§ **REQUIREMENT**
Reproduce the entries that follow verbatim, down to the final line.

§ **INFORMATION**

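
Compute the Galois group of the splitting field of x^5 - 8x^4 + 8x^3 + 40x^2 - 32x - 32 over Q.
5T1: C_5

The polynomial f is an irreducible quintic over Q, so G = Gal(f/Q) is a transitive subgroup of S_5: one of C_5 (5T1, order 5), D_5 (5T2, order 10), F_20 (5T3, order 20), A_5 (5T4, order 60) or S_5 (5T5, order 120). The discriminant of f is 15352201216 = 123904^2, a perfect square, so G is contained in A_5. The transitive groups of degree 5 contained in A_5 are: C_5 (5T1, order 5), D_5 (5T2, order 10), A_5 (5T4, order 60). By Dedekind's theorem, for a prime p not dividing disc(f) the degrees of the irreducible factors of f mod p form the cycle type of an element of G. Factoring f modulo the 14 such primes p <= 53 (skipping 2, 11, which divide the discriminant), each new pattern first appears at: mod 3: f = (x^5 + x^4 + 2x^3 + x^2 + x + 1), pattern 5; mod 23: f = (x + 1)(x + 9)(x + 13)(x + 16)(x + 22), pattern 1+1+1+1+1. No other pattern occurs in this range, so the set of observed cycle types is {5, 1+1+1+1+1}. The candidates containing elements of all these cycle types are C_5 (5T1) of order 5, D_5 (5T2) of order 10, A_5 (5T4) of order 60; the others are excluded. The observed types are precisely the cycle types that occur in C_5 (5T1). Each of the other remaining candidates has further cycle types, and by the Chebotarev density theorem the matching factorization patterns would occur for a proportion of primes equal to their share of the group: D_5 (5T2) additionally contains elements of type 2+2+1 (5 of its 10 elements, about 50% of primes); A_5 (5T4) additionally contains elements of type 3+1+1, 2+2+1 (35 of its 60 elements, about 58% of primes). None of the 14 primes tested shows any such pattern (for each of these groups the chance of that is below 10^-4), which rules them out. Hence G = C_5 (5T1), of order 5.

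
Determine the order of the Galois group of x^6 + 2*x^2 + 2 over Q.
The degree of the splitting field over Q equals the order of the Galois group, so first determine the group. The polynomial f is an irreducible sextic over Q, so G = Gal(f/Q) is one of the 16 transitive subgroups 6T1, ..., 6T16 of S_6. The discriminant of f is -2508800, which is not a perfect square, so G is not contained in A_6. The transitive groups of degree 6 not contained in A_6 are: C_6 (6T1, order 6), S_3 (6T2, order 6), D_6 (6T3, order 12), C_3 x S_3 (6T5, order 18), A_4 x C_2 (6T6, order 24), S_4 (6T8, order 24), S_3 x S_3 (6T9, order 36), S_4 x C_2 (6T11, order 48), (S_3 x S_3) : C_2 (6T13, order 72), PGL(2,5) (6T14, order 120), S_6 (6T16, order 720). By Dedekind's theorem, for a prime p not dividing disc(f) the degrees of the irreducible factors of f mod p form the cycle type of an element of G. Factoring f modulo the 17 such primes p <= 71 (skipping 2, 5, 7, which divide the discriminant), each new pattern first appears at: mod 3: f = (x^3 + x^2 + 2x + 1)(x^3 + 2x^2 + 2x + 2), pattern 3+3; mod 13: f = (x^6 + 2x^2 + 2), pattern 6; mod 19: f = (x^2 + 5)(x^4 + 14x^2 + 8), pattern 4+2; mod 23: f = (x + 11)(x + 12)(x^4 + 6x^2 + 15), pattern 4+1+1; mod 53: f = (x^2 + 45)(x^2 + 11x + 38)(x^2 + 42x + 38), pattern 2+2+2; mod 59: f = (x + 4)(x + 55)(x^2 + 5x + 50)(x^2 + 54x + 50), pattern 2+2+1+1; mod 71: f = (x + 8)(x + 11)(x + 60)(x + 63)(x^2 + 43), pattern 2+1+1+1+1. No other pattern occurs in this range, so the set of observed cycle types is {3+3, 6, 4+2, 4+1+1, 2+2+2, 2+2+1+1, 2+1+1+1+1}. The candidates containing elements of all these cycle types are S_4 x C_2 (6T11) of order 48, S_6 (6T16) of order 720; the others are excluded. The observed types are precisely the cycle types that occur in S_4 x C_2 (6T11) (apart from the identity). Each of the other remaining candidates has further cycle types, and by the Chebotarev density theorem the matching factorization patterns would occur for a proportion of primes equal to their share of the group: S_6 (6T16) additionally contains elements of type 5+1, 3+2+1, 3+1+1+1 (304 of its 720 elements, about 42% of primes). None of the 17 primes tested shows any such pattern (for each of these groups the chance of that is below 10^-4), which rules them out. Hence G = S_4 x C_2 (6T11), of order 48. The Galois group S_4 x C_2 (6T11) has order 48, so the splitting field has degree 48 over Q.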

§ **THE COMPLETED TASK**
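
Compute the Galois group of the splitting field of x^5 - 8x^4 + 8x^3 + 40x^2 - 32x - 32 over Q.
5T1: C_5

The polynomial f is an irreducible quintic over Q, so G = Gal(f/Q) is a transitive subgroup of S_5: one of C_5 (5T1, order 5), D_5 (5T2, order 10), F_20 (5T3, order 20), A_5 (5T4, order 60) or S_5 (5T5, order 120). The discriminant of f is 15352201216 = 123904^2, a perfect square, so G is contained in A_5. The transitive groups of degree 5 contained in A_5 are: C_5 (5T1, order 5), D_5 (5T2, order 10), A_5 (5T4, order 60). By Dedekind's theorem, for a prime p not dividing disc(f) the degrees of the irreducible factors of f mod p form the cycle type of an element of G. Factoring f modulo the 14 such primes p <= 53 (skipping 2, 11, which divide the discriminant), each new pattern first appears at: mod 3: f = (x^5 + x^4 + 2x^3 + x^2 + x + 1), pattern 5; mod 23: f = (x + 1)(x + 9)(x + 13)(x + 16)(x + 22), pattern 1+1+1+1+1. No other pattern occurs in this range, so the set of observed cycle types is {5, 1+1+1+1+1}. The candidates containing elements of all these cycle types are C_5 (5T1) of order 5, D_5 (5T2) of order 10, A_5 (5T4) of order 60; the others are excluded. The observed types are precisely the cycle types that occur in C_5 (5T1). Each of the other remaining candidates has further cycle types, and by the Chebotarev density theorem the matching factorization patterns would occur for a proportion of primes equal to their share of the group: D_5 (5T2) additionally contains elements of type 2+2+1 (5 of its 10 elements, about 50% of primes); A_5 (5T4) additionally contains elements of type 3+1+1, 2+2+1 (35 of its 60 elements, about 58% of primes). None of the 14 primes tested shows any such pattern (for each of these groups the chance of that is below 10^-4), which rules them out. Hence G = C_5 (5T1), of order 5.

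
Determine the order of the Galois group of x^6 + 2*x^2 + 2 over Q.
The degree of the splitting field over Q equals the order of the Galois group, so first determine the group. The polynomial f is an irreducible sextic over Q, so G = Gal(f/Q) is one of the 16 transitive subgroups 6T1, ..., 6T16 of S_6. The discriminant of f is -2508800, which is not a perfect square, so G is not contained in A_6. The transitive groups of degree 6 not contained in A_6 are: C_6 (6T1, order 6), S_3 (6T2, order 6), D_6 (6T3, order 12), C_3 x S_3 (6T5, order 18), A_4 x C_2 (6T6, order 24), S_4 (6T8, order 24), S_3 x S_3 (6T9, order 36), S_4 x C_2 (6T11, order 48), (S_3 x S_3) : C_2 (6T13, order 72), PGL(2,5) (6T14, order 120), S_6 (6T16, order 720). By Dedekind's theorem, for a prime p not dividing disc(f) the degrees of the irreducible factors of f mod p form the cycle type of an element of G. Factoring f modulo the 17 such primes p <= 71 (skipping 2, 5, 7, which divide the discriminant), each new pattern first appears at: mod 3: f = (x^3 + x^2 + 2x + 1)(x^3 + 2x^2 + 2x + 2), pattern 3+3; mod 13: f = (x^6 + 2x^2 + 2), pattern 6; mod 19: f = (x^2 + 5)(x^4 + 14x^2 + 8), pattern 4+2; mod 23: f = (x + 11)(x + 12)(x^4 + 6x^2 + 15), pattern 4+1+1; mod 53: f = (x^2 + 45)(x^2 + 11x + 38)(x^2 + 42x + 38), pattern 2+2+2; mod 59: f = (x + 4)(x + 55)(x^2 + 5x + 50)(x^2 + 54x + 50), pattern 2+2+1+1; mod 71: f = (x + 8)(x + 11)(x + 60)(x + 63)(x^2 + 43), pattern 2+1+1+1+1. No other pattern occurs in this range, so the set of observed cycle types is {3+3, 6, 4+2, 4+1+1, 2+2+2, 2+2+1+1, 2+1+1+1+1}. The candidates containing elements of all these cycle types are S_4 x C_2 (6T11) of order 48, S_6 (6T16) of order 720; the others are excluded. The observed types are precisely the cycle types that occur in S_4 x C_2 (6T11) (apart from the identity). Each of the other remaining candidates has further cycle types, and by the Chebotarev density theorem the matching factorization patterns would occur for a proportion of primes equal to their share of the group: S_6 (6T16) additionally contains elements of type 5+1, 3+2+1, 3+1+1+1 (304 of its 720 elements, about 42% of primes). None of the 17 primes tested shows any such pattern (for each of these groups the chance of that is below 10^-4), which rules them out. Hence G = S_4 x C_2 (6T11), of order 48. The Galois group S_4 x C_2 (6T11) has order 48, so the splitting field has degree 48 over Q.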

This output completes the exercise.